(Collected data entries)
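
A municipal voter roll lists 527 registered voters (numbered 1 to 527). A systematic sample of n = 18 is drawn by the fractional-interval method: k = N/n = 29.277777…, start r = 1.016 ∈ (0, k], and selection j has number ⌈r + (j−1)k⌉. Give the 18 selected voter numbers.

j=1: r + 0k = 1.016 → ⌈·⌉ = 2
j=2: r + 1k = 30.293777… → ⌈·⌉ = 31
j=3: r + 2k = 59.571555… → ⌈·⌉ = 60
j=4: r + 3k = 88.849333… → ⌈·⌉ = 89
j=5: r + 4k = 118.127111… → ⌈·⌉ = 119
j=6: r + 5k = 147.404888… → ⌈·⌉ = 148
j=7: r + 6k = 176.682666… → ⌈·⌉ = 177
j=8: r + 7k = 205.960444… → ⌈·⌉ = 206
j=9: r + 8k = 235.238222… → ⌈·⌉ = 236
j=10: r + 9k = 264.516 → ⌈·⌉ = 265
j=11: r + 10k = 293.793777… → ⌈·⌉ = 294
j=12: r + 11k = 323.071555… → ⌈·⌉ = 324
j=13: r + 12k = 352.349333… → ⌈·⌉ = 353
j=14: r + 13k = 381.627111… → ⌈·⌉ = 382
j=15: r + 14k = 410.904888… → ⌈·⌉ = 411
j=16: r + 15k = 440.182666… → ⌈·⌉ = 441
j=17: r + 16k = 469.460444… → ⌈·⌉ = 470
j=18: r + 17k = 498.738222… → ⌈·⌉ = 499

2, 31, 60, 89, 119, 148, 177, 206, 236, 265, 294, 324, 353, 382, 411, 441, 470, 499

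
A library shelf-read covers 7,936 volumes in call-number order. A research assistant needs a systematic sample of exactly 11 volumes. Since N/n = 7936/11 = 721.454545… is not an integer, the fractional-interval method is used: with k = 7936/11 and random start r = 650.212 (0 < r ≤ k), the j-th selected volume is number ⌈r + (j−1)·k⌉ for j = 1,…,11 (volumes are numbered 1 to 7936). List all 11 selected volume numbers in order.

j=1: r + 0k = 650.212 → ⌈·⌉ = 651
j=2: r + 1k = 1371.666545… → ⌈·⌉ = 1372
j=3: r + 2k = 2093.121090… → ⌈·⌉ = 2094
j=4: r + 3k = 2814.575636… → ⌈·⌉ = 2815
j=5: r + 4k = 3536.030181… → ⌈·⌉ = 3537
j=6: r + 5k = 4257.484727… → ⌈·⌉ = 4258
j=7: r + 6k = 4978.939272… → ⌈·⌉ = 4979
j=8: r + 7k = 5700.393818… → ⌈·⌉ = 5701
j=9: r + 8k = 6421.848363… → ⌈·⌉ = 6422
j=10: r + 9k = 7143.302909… → ⌈·⌉ = 7144
j=11: r + 10k = 7864.757454… → ⌈·⌉ = 7865

651, 1372, 2094, 2815, 3537, 4258, 4979, 5701, 6422, 7144, 7865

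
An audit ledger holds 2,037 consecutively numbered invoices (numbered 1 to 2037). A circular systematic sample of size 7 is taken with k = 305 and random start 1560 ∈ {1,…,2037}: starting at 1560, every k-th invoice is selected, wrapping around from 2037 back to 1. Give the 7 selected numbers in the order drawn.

Selection 1: 1560
Selection 2: 1560 + 305 = 1865
Selection 3: 1865 + 305 = 2170 → 2170 − 2037 = 133
Selection 4: 133 + 305 = 438
Selection 5: 438 + 305 = 743
Selection 6: 743 + 305 = 1048
Selection 7: 1048 + 305 = 1353

1560, 1865, 133, 438, 743, 1048, 1353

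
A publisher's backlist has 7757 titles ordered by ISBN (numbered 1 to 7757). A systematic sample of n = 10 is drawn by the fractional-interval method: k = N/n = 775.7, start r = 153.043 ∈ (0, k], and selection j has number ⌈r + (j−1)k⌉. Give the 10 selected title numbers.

j=1: r + 0k = 153.043 → ⌈·⌉ = 154
j=2: r + 1k = 928.743 → ⌈·⌉ = 929
j=3: r + 2k = 1704.443 → ⌈·⌉ = 1705
j=4: r + 3k = 2480.143 → ⌈·⌉ = 2481
j=5: r + 4k = 3255.843 → ⌈·⌉ = 3256
j=6: r + 5k = 4031.543 → ⌈·⌉ = 4032
j=7: r + 6k = 4807.243 → ⌈·⌉ = 4808
j=8: r + 7k = 5582.943 → ⌈·⌉ = 5583
j=9: r + 8k = 6358.643 → ⌈·⌉ = 6359
j=10: r + 9k = 7134.343 → ⌈·⌉ = 7135

154, 929, 1705, 2481, 3256, 4032, 4808, 5583, 6359, 7135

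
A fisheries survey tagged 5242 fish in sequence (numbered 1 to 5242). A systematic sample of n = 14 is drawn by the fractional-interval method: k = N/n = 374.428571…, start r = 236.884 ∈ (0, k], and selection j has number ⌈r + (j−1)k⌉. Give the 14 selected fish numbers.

237, 612, 986, 1361, 1735, 2110, 2484, 2858, 3233, 3607, 3982, 4356, 4731, 5105

j=1: r + 0k = 236.884 → ⌈·⌉ = 237
j=2: r + 1k = 611.312571… → ⌈·⌉ = 612
j=3: r + 2k = 985.741142… → ⌈·⌉ = 986
j=4: r + 3k = 1360.169714… → ⌈·⌉ = 1361
j=5: r + 4k = 1734.598285… → ⌈·⌉ = 1735
j=6: r + 5k = 2109.026857… → ⌈·⌉ = 2110
j=7: r + 6k = 2483.455428… → ⌈·⌉ = 2484
j=8: r + 7k = 2857.884 → ⌈·⌉ = 2858
j=9: r + 8k = 3232.312571… → ⌈·⌉ = 3233
j=10: r + 9k = 3606.741142… → ⌈·⌉ = 3607
j=11: r + 10k = 3981.169714… → ⌈·⌉ = 3982
j=12: r + 11k = 4355.598285… → ⌈·⌉ = 4356
j=13: r + 12k = 4730.026857… → ⌈·⌉ = 4731
j=14: r + 13k = 5104.455428… → ⌈·⌉ = 5105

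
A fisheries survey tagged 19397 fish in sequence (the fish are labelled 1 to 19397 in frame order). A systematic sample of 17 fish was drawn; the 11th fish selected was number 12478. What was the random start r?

k = 19397/17 = 1141
r = 12478 − (11−1)×1141 = 12478 − 11410 = 1068

1068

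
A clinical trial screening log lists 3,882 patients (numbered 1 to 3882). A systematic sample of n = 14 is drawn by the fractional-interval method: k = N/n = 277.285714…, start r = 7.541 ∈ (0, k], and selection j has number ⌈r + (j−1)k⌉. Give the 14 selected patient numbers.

8, 285, 563, 840, 1117, 1394, 1672, 1949, 2226, 2504, 2781, 3058, 3335, 3613

j=1: r + 0k = 7.541 → ⌈·⌉ = 8
j=2: r + 1k = 284.826714… → ⌈·⌉ = 285
j=3: r + 2k = 562.112428… → ⌈·⌉ = 563
j=4: r + 3k = 839.398142… → ⌈·⌉ = 840
j=5: r + 4k = 1116.683857… → ⌈·⌉ = 1117
j=6: r + 5k = 1393.969571… → ⌈·⌉ = 1394
j=7: r + 6k = 1671.255285… → ⌈·⌉ = 1672
j=8: r + 7k = 1948.541 → ⌈·⌉ = 1949
j=9: r + 8k = 2225.826714… → ⌈·⌉ = 2226
j=10: r + 9k = 2503.112428… → ⌈·⌉ = 2504
j=11: r + 10k = 2780.398142… → ⌈·⌉ = 2781
j=12: r + 11k = 3057.683857… → ⌈·⌉ = 3058
j=13: r + 12k = 3334.969571… → ⌈·⌉ = 3335
j=14: r + 13k = 3612.255285… → ⌈·⌉ = 3613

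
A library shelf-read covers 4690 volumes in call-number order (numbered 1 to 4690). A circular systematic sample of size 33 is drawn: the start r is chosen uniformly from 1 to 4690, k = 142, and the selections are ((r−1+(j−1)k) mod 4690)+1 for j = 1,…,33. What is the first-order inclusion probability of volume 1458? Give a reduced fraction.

33/4690

For each position j, as r ranges over 1…4690 the j-th selection hits every volume exactly once, so volume 1458 is selected for exactly 33 of the 4690 starts.
Inclusion probability = 33/4690.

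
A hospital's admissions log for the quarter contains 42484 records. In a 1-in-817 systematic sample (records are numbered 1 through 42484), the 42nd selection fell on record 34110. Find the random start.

k = 817
r = 34110 − (42−1)×817 = 34110 − 33497 = 613

613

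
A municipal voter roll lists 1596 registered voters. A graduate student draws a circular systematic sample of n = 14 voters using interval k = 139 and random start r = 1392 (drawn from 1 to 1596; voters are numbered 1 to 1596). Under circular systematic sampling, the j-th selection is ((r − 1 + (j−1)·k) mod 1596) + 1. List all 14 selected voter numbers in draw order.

Selection 1: 1392
Selection 2: 1392 + 139 = 1531
Selection 3: 1531 + 139 = 1670 → 1670 − 1596 = 74
Selection 4: 74 + 139 = 213
Selection 5: 213 + 139 = 352
Selection 6: 352 + 139 = 491
Selection 7: 491 + 139 = 630
Selection 8: 630 + 139 = 769
Selection 9: 769 + 139 = 908
Selection 10: 908 + 139 = 1047
Selection 11: 1047 + 139 = 1186
Selection 12: 1186 + 139 = 1325
Selection 13: 1325 + 139 = 1464
Selection 14: 1464 + 139 = 1603 → 1603 − 1596 = 7

1392, 1531, 74, 213, 352, 491, 630, 769, 908, 1047, 1186, 1325, 1464, 7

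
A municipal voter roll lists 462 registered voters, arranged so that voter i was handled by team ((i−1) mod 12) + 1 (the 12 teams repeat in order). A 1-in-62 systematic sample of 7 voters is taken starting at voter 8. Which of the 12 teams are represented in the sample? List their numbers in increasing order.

2, 4, 6, 8, 10, 12

Consecutive selections differ by k = 62, so their team numbers differ by 62 mod 12 = 2.
gcd(62, 12) = 2, so the sample visits 12/2 = 6 distinct residues mod 12.
Start 8 is team 8; the teams hit are 2, 4, 6, 8, 10, 12.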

### What you will do
Output these and nothing else: the lines from the one holding "A municipal voter roll lists 462" through the final line of the entries above, exactly as they appear.

### Response below
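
A municipal voter roll lists 462 registered voters, arranged so that voter i was handled by team ((i−1) mod 12) + 1 (the 12 teams repeat in order). A 1-in-62 systematic sample of 7 voters is taken starting at voter 8. Which of the 12 teams are represented in the sample? List their numbers in increasing order.

2, 4, 6, 8, 10, 12

Consecutive selections differ by k = 62, so their team numbers differ by 62 mod 12 = 2.
gcd(62, 12) = 2, so the sample visits 12/2 = 6 distinct residues mod 12.
Start 8 is team 8; the teams hit are 2, 4, 6, 8, 10, 12.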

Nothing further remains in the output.